• _PROBLEM TO WORK ON_
Filter the data for lines with the word "points", then copy every line so identified.

↓↓↓

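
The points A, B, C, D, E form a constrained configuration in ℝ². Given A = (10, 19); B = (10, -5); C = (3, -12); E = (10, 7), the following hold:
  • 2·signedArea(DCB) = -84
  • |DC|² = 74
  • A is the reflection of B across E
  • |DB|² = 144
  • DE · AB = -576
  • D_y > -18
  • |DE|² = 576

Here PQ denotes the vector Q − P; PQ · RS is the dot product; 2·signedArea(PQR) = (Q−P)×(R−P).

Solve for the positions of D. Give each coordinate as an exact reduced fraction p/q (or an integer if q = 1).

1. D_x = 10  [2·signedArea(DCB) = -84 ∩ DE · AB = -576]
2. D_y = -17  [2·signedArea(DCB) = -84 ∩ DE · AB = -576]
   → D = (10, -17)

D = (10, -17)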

↑↑↑
↓↓↓

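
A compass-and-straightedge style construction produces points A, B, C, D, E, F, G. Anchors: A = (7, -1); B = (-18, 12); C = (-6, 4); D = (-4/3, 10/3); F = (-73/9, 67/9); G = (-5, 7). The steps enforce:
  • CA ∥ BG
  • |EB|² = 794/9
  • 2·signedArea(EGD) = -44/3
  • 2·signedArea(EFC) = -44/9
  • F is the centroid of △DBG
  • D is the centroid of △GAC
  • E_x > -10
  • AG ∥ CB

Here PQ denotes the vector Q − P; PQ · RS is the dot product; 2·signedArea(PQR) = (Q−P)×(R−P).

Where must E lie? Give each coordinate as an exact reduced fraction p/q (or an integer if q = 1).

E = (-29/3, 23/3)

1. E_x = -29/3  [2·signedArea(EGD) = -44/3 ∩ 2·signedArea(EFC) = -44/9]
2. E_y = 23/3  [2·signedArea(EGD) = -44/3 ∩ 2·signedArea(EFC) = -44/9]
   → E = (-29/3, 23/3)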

↑↑↑

• _WRITTEN ANSWER_
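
The points A, B, C, D, E form a constrained configuration in ℝ². Given A = (10, 19); B = (10, -5); C = (3, -12); E = (10, 7), the following hold:
A compass-and-straightedge style construction produces points A, B, C, D, E, F, G. Anchors: A = (7, -1); B = (-18, 12); C = (-6, 4); D = (-4/3, 10/3); F = (-73/9, 67/9); G = (-5, 7). The steps enforce: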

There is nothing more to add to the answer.